Work item: Copy each line of the entries that contains the word "array".

Records for this task:
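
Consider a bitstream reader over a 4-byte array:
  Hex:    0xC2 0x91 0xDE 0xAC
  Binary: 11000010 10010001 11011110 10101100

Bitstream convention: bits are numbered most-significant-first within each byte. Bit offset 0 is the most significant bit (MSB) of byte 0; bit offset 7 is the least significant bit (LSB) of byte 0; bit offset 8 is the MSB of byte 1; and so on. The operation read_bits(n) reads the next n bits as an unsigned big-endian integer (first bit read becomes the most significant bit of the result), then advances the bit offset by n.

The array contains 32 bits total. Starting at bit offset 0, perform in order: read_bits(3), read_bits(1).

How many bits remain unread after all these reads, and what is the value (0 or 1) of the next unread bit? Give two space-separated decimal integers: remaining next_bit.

Answer: 28 0

Derivation:
Read 1: bits[0:3] width=3 -> value=6 (bin 110); offset now 3 = byte 0 bit 3; 29 bits remain
Read 2: bits[3:4] width=1 -> value=0 (bin 0); offset now 4 = byte 0 bit 4; 28 bits remain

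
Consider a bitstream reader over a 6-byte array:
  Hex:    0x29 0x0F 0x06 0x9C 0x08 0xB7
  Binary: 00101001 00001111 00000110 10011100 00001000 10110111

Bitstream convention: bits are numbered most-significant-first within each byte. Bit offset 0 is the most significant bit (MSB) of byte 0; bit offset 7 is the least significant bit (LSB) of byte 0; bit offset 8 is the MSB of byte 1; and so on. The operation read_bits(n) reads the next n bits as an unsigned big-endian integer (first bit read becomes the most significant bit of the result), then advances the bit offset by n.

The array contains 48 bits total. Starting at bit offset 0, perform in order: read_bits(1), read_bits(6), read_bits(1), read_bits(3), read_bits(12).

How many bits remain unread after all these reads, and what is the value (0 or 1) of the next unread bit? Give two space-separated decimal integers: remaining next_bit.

Answer: 25 0

Derivation:
Read 1: bits[0:1] width=1 -> value=0 (bin 0); offset now 1 = byte 0 bit 1; 47 bits remain
Read 2: bits[1:7] width=6 -> value=20 (bin 010100); offset now 7 = byte 0 bit 7; 41 bits remain
Read 3: bits[7:8] width=1 -> value=1 (bin 1); offset now 8 = byte 1 bit 0; 40 bits remain
Read 4: bits[8:11] width=3 -> value=0 (bin 000); offset now 11 = byte 1 bit 3; 37 bits remain
Read 5: bits[11:23] width=12 -> value=1923 (bin 011110000011); offset now 23 = byte 2 bit 7; 25 bits remain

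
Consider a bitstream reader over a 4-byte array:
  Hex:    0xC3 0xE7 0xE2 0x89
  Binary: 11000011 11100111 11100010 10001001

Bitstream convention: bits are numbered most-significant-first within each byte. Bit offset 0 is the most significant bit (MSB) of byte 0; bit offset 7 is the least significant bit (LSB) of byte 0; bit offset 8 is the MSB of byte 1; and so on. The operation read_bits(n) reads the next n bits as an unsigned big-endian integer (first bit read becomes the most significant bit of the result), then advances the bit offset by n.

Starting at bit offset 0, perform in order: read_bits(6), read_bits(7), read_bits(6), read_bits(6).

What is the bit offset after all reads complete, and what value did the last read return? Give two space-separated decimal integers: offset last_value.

Read 1: bits[0:6] width=6 -> value=48 (bin 110000); offset now 6 = byte 0 bit 6; 26 bits remain
Read 2: bits[6:13] width=7 -> value=124 (bin 1111100); offset now 13 = byte 1 bit 5; 19 bits remain
Read 3: bits[13:19] width=6 -> value=63 (bin 111111); offset now 19 = byte 2 bit 3; 13 bits remain
Read 4: bits[19:25] width=6 -> value=5 (bin 000101); offset now 25 = byte 3 bit 1; 7 bits remain

Answer: 25 5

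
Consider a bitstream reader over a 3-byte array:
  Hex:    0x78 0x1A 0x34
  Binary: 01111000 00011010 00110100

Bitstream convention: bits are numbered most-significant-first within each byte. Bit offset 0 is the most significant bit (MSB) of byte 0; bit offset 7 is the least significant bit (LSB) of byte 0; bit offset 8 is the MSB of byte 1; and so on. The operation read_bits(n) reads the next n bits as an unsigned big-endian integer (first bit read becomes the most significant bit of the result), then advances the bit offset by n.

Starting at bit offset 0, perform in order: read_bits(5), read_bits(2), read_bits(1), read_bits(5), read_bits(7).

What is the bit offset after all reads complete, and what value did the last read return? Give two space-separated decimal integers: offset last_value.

Read 1: bits[0:5] width=5 -> value=15 (bin 01111); offset now 5 = byte 0 bit 5; 19 bits remain
Read 2: bits[5:7] width=2 -> value=0 (bin 00); offset now 7 = byte 0 bit 7; 17 bits remain
Read 3: bits[7:8] width=1 -> value=0 (bin 0); offset now 8 = byte 1 bit 0; 16 bits remain
Read 4: bits[8:13] width=5 -> value=3 (bin 00011); offset now 13 = byte 1 bit 5; 11 bits remain
Read 5: bits[13:20] width=7 -> value=35 (bin 0100011); offset now 20 = byte 2 bit 4; 4 bits remain

Answer: 20 35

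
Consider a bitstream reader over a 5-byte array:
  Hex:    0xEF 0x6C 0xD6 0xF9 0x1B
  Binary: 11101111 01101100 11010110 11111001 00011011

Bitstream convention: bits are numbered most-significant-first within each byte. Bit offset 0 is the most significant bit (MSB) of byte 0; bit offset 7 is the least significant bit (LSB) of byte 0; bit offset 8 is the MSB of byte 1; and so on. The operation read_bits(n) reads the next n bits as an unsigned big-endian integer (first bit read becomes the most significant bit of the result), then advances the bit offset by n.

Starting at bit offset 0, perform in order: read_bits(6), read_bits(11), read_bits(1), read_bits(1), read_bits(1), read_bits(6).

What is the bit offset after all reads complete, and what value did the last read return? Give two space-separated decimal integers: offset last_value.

Answer: 26 27

Derivation:
Read 1: bits[0:6] width=6 -> value=59 (bin 111011); offset now 6 = byte 0 bit 6; 34 bits remain
Read 2: bits[6:17] width=11 -> value=1753 (bin 11011011001); offset now 17 = byte 2 bit 1; 23 bits remain
Read 3: bits[17:18] width=1 -> value=1 (bin 1); offset now 18 = byte 2 bit 2; 22 bits remain
Read 4: bits[18:19] width=1 -> value=0 (bin 0); offset now 19 = byte 2 bit 3; 21 bits remain
Read 5: bits[19:20] width=1 -> value=1 (bin 1); offset now 20 = byte 2 bit 4; 20 bits remain
Read 6: bits[20:26] width=6 -> value=27 (bin 011011); offset now 26 = byte 3 bit 2; 14 bits remain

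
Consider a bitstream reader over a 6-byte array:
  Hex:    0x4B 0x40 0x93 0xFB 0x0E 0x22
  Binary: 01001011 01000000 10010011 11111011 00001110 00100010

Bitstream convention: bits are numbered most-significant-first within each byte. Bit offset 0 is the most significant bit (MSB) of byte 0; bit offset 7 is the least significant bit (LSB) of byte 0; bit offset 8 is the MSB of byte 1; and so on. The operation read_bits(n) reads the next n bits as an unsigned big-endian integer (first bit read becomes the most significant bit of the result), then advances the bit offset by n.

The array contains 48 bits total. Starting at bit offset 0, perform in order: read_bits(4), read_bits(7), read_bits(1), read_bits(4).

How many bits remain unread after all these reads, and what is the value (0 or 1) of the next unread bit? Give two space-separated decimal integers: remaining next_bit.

Read 1: bits[0:4] width=4 -> value=4 (bin 0100); offset now 4 = byte 0 bit 4; 44 bits remain
Read 2: bits[4:11] width=7 -> value=90 (bin 1011010); offset now 11 = byte 1 bit 3; 37 bits remain
Read 3: bits[11:12] width=1 -> value=0 (bin 0); offset now 12 = byte 1 bit 4; 36 bits remain
Read 4: bits[12:16] width=4 -> value=0 (bin 0000); offset now 16 = byte 2 bit 0; 32 bits remain

Answer: 32 1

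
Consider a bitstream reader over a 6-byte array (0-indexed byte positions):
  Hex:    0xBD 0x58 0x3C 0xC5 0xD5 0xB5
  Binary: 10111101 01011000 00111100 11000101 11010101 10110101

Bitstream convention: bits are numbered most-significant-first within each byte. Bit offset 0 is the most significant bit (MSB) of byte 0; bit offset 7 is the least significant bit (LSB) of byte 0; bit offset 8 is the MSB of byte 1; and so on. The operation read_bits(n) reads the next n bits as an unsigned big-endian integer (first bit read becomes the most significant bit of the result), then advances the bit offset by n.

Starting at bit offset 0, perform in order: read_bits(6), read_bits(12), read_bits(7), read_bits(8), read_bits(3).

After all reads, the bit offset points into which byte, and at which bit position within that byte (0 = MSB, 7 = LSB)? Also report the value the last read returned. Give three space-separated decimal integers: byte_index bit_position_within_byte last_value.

Read 1: bits[0:6] width=6 -> value=47 (bin 101111); offset now 6 = byte 0 bit 6; 42 bits remain
Read 2: bits[6:18] width=12 -> value=1376 (bin 010101100000); offset now 18 = byte 2 bit 2; 30 bits remain
Read 3: bits[18:25] width=7 -> value=121 (bin 1111001); offset now 25 = byte 3 bit 1; 23 bits remain
Read 4: bits[25:33] width=8 -> value=139 (bin 10001011); offset now 33 = byte 4 bit 1; 15 bits remain
Read 5: bits[33:36] width=3 -> value=5 (bin 101); offset now 36 = byte 4 bit 4; 12 bits remain

Answer: 4 4 5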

Expected answer:
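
Consider a bitstream reader over a 4-byte array:
The array contains 32 bits total. Starting at bit offset 0, perform in order: read_bits(3), read_bits(1).
Consider a bitstream reader over a 6-byte array:
The array contains 48 bits total. Starting at bit offset 0, perform in order: read_bits(1), read_bits(6), read_bits(1), read_bits(3), read_bits(12).
Consider a bitstream reader over a 4-byte array:
Consider a bitstream reader over a 3-byte array:
Consider a bitstream reader over a 5-byte array:
Consider a bitstream reader over a 6-byte array:
The array contains 48 bits total. Starting at bit offset 0, perform in order: read_bits(4), read_bits(7), read_bits(1), read_bits(4).
Consider a bitstream reader over a 6-byte array (0-indexed byte positions):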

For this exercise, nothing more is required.